▸ **Supplied data**:
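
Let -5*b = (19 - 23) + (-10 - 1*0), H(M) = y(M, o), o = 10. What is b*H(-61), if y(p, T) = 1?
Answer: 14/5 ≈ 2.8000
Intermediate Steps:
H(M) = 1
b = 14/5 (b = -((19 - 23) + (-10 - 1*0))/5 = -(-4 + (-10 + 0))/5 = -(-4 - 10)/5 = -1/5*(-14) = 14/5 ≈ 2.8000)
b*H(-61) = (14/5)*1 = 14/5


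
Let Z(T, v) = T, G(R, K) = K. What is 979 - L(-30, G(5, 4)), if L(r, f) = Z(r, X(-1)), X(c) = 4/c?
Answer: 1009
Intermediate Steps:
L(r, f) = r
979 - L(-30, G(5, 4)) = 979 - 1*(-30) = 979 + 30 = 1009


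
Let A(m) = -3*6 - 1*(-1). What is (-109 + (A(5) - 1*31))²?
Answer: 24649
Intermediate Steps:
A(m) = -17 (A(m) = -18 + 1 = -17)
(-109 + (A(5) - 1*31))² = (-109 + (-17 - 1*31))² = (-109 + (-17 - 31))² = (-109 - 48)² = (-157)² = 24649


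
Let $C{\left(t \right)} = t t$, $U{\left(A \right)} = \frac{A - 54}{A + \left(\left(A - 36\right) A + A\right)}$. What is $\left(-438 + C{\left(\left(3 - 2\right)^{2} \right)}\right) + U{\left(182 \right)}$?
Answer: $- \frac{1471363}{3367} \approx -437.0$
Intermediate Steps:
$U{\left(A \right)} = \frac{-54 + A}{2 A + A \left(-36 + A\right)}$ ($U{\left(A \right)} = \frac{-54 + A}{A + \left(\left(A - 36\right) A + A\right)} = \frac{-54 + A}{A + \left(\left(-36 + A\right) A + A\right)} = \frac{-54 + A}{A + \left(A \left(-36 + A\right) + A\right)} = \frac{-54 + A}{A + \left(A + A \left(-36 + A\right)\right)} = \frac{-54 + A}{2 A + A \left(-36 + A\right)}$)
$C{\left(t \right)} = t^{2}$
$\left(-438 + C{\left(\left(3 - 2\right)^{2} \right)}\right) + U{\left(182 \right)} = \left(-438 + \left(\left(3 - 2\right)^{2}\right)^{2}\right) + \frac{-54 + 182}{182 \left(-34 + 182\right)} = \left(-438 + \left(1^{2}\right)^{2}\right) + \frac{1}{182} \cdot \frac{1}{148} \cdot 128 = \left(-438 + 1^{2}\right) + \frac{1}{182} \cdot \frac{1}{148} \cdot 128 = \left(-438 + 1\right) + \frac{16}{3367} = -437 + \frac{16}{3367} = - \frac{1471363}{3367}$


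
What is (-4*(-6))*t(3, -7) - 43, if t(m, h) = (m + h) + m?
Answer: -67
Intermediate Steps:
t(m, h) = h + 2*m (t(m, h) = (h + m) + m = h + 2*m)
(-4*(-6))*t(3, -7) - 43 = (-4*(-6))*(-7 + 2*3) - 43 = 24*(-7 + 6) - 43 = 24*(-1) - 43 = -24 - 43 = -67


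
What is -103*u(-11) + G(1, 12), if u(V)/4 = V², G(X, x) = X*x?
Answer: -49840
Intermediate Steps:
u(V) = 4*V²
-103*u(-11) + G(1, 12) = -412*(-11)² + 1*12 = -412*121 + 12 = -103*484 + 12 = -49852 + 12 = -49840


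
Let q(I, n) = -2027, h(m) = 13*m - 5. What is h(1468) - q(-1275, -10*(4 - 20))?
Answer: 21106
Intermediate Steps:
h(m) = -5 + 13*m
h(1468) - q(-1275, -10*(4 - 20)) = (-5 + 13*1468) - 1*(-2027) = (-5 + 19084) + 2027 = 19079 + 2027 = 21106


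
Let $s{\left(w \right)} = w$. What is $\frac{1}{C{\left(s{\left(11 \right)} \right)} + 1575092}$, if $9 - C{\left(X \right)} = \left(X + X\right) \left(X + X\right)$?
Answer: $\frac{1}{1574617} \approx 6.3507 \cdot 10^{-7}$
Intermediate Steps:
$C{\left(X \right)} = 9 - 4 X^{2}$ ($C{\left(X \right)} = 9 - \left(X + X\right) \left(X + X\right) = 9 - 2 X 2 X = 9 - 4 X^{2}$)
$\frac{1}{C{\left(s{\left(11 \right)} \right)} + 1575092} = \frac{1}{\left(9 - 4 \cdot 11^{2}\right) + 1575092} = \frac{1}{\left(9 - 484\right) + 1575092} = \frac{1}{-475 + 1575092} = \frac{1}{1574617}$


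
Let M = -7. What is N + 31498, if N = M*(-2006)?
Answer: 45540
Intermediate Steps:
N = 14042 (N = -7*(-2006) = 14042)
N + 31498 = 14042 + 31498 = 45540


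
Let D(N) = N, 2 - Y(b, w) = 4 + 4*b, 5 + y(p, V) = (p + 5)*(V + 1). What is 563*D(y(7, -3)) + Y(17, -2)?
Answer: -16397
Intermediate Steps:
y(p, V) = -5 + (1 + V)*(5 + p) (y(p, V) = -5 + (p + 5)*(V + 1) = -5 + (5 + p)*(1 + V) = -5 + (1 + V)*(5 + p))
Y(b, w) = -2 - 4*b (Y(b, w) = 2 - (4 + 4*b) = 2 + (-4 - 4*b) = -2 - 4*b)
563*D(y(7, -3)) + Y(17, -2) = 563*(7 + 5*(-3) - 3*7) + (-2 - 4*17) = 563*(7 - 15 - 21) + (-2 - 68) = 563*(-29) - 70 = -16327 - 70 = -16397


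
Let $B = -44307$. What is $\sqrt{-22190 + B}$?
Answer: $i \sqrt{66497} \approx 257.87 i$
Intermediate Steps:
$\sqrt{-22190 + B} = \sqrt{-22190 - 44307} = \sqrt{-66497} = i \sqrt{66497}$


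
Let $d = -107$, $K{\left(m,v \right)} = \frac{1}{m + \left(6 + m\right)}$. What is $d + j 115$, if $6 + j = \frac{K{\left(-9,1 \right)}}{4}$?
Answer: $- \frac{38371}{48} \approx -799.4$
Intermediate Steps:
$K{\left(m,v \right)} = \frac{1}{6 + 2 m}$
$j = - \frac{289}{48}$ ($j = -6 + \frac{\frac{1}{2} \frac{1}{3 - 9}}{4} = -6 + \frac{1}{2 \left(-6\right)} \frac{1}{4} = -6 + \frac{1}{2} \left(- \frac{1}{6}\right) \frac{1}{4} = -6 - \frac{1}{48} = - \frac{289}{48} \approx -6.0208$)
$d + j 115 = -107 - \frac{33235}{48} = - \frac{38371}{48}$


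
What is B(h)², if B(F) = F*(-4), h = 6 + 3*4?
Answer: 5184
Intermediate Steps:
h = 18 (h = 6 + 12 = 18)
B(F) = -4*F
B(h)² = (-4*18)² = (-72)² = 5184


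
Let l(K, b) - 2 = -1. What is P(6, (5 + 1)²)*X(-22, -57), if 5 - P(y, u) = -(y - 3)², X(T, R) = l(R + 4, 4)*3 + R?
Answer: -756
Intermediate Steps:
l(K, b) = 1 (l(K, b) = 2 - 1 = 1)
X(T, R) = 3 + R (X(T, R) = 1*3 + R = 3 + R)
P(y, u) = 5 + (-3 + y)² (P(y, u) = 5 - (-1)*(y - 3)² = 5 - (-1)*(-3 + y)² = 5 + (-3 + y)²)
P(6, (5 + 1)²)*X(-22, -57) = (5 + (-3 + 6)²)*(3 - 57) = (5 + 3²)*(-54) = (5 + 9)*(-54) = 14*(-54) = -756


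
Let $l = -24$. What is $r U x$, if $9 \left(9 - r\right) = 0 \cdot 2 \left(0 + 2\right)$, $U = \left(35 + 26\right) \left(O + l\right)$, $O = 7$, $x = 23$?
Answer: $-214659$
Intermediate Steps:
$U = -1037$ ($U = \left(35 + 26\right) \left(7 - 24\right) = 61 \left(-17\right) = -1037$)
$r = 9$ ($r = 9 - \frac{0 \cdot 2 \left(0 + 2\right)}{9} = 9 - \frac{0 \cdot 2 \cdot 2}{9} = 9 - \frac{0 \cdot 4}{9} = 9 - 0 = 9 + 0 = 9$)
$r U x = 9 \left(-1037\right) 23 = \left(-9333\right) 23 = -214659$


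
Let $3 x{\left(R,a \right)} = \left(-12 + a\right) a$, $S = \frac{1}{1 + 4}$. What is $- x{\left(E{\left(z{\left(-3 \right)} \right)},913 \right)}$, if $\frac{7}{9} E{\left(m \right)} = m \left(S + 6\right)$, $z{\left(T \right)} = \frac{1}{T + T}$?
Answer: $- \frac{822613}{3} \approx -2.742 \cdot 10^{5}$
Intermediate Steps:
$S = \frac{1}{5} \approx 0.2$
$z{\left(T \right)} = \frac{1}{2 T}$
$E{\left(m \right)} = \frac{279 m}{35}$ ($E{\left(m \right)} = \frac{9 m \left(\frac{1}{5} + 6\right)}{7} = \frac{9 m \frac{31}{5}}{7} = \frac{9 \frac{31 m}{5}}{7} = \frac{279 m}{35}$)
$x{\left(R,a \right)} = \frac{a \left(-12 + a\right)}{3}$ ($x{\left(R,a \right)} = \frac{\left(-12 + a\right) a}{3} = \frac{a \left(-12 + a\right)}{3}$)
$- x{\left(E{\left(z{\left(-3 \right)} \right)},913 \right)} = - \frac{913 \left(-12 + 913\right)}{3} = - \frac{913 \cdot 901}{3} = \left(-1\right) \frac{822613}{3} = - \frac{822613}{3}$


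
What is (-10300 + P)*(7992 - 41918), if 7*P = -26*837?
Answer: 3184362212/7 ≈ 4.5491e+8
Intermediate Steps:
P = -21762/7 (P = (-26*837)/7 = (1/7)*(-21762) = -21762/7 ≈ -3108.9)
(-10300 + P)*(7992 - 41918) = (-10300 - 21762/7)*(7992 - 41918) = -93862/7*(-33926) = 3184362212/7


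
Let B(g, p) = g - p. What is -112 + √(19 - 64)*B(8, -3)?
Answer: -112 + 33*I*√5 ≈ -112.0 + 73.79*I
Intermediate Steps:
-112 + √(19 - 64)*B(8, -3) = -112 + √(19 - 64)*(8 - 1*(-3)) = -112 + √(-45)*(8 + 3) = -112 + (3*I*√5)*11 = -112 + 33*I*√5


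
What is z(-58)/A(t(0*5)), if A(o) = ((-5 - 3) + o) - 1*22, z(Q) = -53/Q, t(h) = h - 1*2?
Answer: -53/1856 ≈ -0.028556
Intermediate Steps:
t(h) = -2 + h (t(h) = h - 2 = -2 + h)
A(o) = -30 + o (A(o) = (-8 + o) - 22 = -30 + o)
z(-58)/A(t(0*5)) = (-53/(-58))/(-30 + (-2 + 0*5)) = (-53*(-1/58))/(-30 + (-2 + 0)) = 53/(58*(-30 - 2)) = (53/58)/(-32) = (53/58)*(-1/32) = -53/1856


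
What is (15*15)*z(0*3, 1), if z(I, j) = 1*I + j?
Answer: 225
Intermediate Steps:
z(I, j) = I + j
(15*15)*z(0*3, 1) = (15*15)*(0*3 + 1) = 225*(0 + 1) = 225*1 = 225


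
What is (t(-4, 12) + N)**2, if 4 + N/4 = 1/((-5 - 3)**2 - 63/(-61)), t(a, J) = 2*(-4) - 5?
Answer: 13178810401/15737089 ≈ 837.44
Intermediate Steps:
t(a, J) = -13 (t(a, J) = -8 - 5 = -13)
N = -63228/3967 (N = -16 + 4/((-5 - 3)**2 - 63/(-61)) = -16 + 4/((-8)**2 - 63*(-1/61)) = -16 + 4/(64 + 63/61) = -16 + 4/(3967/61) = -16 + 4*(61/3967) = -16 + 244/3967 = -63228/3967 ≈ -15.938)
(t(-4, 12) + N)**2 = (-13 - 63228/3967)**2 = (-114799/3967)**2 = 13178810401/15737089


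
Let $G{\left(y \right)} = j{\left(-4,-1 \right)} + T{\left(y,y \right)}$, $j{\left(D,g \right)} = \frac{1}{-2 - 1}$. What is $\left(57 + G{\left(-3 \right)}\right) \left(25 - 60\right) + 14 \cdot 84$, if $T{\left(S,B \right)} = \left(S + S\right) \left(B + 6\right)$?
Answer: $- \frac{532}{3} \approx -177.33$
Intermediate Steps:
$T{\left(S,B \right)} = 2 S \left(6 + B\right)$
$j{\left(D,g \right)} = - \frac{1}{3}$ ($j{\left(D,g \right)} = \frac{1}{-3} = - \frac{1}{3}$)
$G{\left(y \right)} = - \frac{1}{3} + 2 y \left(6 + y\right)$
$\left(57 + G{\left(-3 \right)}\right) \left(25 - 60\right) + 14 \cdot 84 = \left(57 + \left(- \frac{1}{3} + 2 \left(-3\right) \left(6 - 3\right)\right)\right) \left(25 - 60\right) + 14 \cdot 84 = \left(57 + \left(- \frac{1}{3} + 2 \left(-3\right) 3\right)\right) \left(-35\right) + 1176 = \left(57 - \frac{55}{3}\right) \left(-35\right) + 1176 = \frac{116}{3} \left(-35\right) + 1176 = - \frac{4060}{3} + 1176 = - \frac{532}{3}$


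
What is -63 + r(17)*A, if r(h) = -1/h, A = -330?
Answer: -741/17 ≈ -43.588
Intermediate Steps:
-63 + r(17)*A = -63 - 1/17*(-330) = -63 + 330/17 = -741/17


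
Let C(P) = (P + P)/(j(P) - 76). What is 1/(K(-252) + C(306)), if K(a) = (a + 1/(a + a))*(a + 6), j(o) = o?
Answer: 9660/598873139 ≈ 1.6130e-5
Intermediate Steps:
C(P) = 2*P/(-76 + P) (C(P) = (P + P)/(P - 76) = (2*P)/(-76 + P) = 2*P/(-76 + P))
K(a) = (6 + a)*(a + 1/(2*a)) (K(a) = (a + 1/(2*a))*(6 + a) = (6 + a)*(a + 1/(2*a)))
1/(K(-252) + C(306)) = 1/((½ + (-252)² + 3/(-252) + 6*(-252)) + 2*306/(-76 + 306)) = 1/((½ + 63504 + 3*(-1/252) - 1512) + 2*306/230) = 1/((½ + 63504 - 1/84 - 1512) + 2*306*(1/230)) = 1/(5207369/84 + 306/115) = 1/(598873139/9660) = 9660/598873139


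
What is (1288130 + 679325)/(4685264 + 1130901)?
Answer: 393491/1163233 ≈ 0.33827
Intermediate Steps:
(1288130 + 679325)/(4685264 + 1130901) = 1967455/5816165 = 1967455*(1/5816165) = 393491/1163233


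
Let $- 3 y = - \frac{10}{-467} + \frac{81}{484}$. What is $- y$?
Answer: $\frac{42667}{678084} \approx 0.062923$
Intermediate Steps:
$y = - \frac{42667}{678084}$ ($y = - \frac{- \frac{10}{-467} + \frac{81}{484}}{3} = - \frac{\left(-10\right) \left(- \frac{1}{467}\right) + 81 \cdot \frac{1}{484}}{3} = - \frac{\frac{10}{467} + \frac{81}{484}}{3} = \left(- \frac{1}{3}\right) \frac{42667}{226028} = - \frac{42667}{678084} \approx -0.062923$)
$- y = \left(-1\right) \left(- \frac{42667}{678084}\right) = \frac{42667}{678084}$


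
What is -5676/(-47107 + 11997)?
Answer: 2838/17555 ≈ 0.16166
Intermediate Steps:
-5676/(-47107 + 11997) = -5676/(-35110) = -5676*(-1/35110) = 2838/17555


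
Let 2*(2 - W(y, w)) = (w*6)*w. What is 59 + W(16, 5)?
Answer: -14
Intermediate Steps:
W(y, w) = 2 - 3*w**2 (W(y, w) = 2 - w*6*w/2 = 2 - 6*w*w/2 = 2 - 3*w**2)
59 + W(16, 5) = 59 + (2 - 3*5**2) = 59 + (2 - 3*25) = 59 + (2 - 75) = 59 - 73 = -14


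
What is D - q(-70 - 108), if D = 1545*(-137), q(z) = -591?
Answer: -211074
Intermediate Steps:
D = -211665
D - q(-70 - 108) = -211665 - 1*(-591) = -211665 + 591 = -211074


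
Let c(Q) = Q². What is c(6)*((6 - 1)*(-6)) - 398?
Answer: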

▸ **Required action**:
Produce a word-for-word copy of everything above from the line holding "Answer: -67" down to the line holding "Answer: 21106", with both of those lines kept.

▸ **Answer section**:
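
Answer: -67
Intermediate Steps:
t(m, h) = h + 2*m (t(m, h) = (h + m) + m = h + 2*m)
(-4*(-6))*t(3, -7) - 43 = (-4*(-6))*(-7 + 2*3) - 43 = 24*(-7 + 6) - 43 = 24*(-1) - 43 = -24 - 43 = -67


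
What is -103*u(-11) + G(1, 12), if u(V)/4 = V², G(X, x) = X*x?
Answer: -49840
Intermediate Steps:
u(V) = 4*V²
-103*u(-11) + G(1, 12) = -412*(-11)² + 1*12 = -412*121 + 12 = -103*484 + 12 = -49852 + 12 = -49840


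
Let q(I, n) = -2027, h(m) = 13*m - 5. What is h(1468) - q(-1275, -10*(4 - 20))?
Answer: 21106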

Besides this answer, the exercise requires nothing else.